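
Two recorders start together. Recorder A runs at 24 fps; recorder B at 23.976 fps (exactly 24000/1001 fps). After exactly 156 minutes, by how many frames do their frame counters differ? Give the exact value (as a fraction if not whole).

156 min = 9360 s.
A emits 24 × 9360 = 224640 frames; B emits 24000/1001 × 9360 = 17280000/77.
Difference = 17280/77 frames (≈ 224.4156); B is behind A.

17280/77 frames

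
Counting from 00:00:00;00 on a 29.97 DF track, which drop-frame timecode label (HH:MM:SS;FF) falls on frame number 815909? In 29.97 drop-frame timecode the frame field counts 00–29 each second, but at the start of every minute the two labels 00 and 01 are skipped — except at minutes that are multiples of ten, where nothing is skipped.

Each 10-minute DF block holds 10 × 60 × 30 − 9 × 2 = 17982 frames. 815909 ÷ 17982 → 45 full blocks, remainder 6719.
Within the partial block the first minute is 1800 frames and each further minute 1798, so 3 further minute boundaries passed. Total skipped labels = 18 × 45 + 2 × 3 = 816.
Non-drop label index = 815909 + 816 = 816725; at 30 labels/s that is 07:33:44:05, i.e. DF 07:33:44;05.

07:33:44;05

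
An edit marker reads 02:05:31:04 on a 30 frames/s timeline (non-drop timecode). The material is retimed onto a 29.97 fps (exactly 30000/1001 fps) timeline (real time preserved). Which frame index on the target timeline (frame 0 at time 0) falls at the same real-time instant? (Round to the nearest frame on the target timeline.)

Source frame index: (2×3600 + 5×60 + 31) × 30 + 4 = 225934.
Real time: 225934 / (30) = 112967/15 s.
Target frame: (112967/15) × (30000/1001) = 225934000/1001 ≈ 225708.292 → 225708.

frame 225708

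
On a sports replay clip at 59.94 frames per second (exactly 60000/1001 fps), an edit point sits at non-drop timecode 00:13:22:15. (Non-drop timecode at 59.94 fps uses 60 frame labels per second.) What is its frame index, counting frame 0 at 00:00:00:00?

48135

Total seconds to the label: (0 × 3600 + 13 × 60 + 22) = 802.
Frame index = 802 × 60 + 15 = 48135.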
++++++++++
Retype exactly, and only, the lines that run from the one with "Counting from 00:00:00;00" through the final line of the entries.

RESULT:
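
Counting from 00:00:00;00 on a 29.97 DF track, which drop-frame timecode label (HH:MM:SS;FF) falls on frame number 815909? In 29.97 drop-frame timecode the frame field counts 00–29 each second, but at the start of every minute the two labels 00 and 01 are skipped — except at minutes that are multiples of ten, where nothing is skipped.

Each 10-minute DF block holds 10 × 60 × 30 − 9 × 2 = 17982 frames. 815909 ÷ 17982 → 45 full blocks, remainder 6719.
Within the partial block the first minute is 1800 frames and each further minute 1798, so 3 further minute boundaries passed. Total skipped labels = 18 × 45 + 2 × 3 = 816.
Non-drop label index = 815909 + 816 = 816725; at 30 labels/s that is 07:33:44:05, i.e. DF 07:33:44;05.

07:33:44;05

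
An edit marker reads 02:05:31:04 on a 30 frames/s timeline (non-drop timecode). The material is retimed onto a 29.97 fps (exactly 30000/1001 fps) timeline (real time preserved). Which frame index on the target timeline (frame 0 at time 0) falls at the same real-time instant? (Round to the nearest frame on the target timeline.)

Source frame index: (2×3600 + 5×60 + 31) × 30 + 4 = 225934.
Real time: 225934 / (30) = 112967/15 s.
Target frame: (112967/15) × (30000/1001) = 225934000/1001 ≈ 225708.292 → 225708.

frame 225708

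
On a sports replay clip at 59.94 frames per second (exactly 60000/1001 fps), an edit point sits at non-drop timecode 00:13:22:15. (Non-drop timecode at 59.94 fps uses 60 frame labels per second.) What is its frame index, counting frame 0 at 00:00:00:00?

48135

Total seconds to the label: (0 × 3600 + 13 × 60 + 22) = 802.
Frame index = 802 × 60 + 15 = 48135.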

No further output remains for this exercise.